Instructions to follow
Reprint the full listing exactly.

Given entries
###

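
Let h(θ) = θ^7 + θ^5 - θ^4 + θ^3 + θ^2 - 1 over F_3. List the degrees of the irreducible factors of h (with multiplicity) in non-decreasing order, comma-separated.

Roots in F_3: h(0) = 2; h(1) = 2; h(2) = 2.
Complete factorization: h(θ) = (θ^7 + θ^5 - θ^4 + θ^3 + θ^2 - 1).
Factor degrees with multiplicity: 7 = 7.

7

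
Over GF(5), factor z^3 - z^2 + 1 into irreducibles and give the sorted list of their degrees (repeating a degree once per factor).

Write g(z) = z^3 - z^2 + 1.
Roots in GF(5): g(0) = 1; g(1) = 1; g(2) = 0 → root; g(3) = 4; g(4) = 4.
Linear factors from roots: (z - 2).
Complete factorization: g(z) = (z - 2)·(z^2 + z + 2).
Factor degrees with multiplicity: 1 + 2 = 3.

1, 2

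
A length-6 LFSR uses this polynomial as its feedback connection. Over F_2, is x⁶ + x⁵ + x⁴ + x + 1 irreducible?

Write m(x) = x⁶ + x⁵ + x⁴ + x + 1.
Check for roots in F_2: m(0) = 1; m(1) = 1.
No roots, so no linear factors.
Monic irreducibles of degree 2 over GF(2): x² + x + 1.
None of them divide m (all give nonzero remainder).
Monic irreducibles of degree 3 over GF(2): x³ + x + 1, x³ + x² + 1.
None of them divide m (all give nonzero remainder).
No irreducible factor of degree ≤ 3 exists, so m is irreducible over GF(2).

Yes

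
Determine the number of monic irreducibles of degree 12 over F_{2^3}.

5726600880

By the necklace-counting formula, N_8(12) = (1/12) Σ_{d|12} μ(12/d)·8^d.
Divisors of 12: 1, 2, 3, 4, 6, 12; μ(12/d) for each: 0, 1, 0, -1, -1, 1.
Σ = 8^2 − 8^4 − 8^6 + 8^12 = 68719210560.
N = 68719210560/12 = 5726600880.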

###

Completed task
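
Let h(θ) = θ^7 + θ^5 - θ^4 + θ^3 + θ^2 - 1 over F_3. List the degrees of the irreducible factors of h (with multiplicity) in non-decreasing order, comma-separated.

Roots in F_3: h(0) = 2; h(1) = 2; h(2) = 2.
Complete factorization: h(θ) = (θ^7 + θ^5 - θ^4 + θ^3 + θ^2 - 1).
Factor degrees with multiplicity: 7 = 7.

7

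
Over GF(5), factor z^3 - z^2 + 1 into irreducibles and give the sorted list of their degrees (repeating a degree once per factor).

Write g(z) = z^3 - z^2 + 1.
Roots in GF(5): g(0) = 1; g(1) = 1; g(2) = 0 → root; g(3) = 4; g(4) = 4.
Linear factors from roots: (z - 2).
Complete factorization: g(z) = (z - 2)·(z^2 + z + 2).
Factor degrees with multiplicity: 1 + 2 = 3.

1, 2

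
A length-6 LFSR uses this polynomial as its feedback connection. Over F_2, is x⁶ + x⁵ + x⁴ + x + 1 irreducible?

Write m(x) = x⁶ + x⁵ + x⁴ + x + 1.
Check for roots in F_2: m(0) = 1; m(1) = 1.
No roots, so no linear factors.
Monic irreducibles of degree 2 over GF(2): x² + x + 1.
None of them divide m (all give nonzero remainder).
Monic irreducibles of degree 3 over GF(2): x³ + x + 1, x³ + x² + 1.
None of them divide m (all give nonzero remainder).
No irreducible factor of degree ≤ 3 exists, so m is irreducible over GF(2).

Yes

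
Determine the number of monic irreducibles of degree 12 over F_{2^3}.

5726600880

By the necklace-counting formula, N_8(12) = (1/12) Σ_{d|12} μ(12/d)·8^d.
Divisors of 12: 1, 2, 3, 4, 6, 12; μ(12/d) for each: 0, 1, 0, -1, -1, 1.
Σ = 8^2 − 8^4 − 8^6 + 8^12 = 68719210560.
N = 68719210560/12 = 5726600880.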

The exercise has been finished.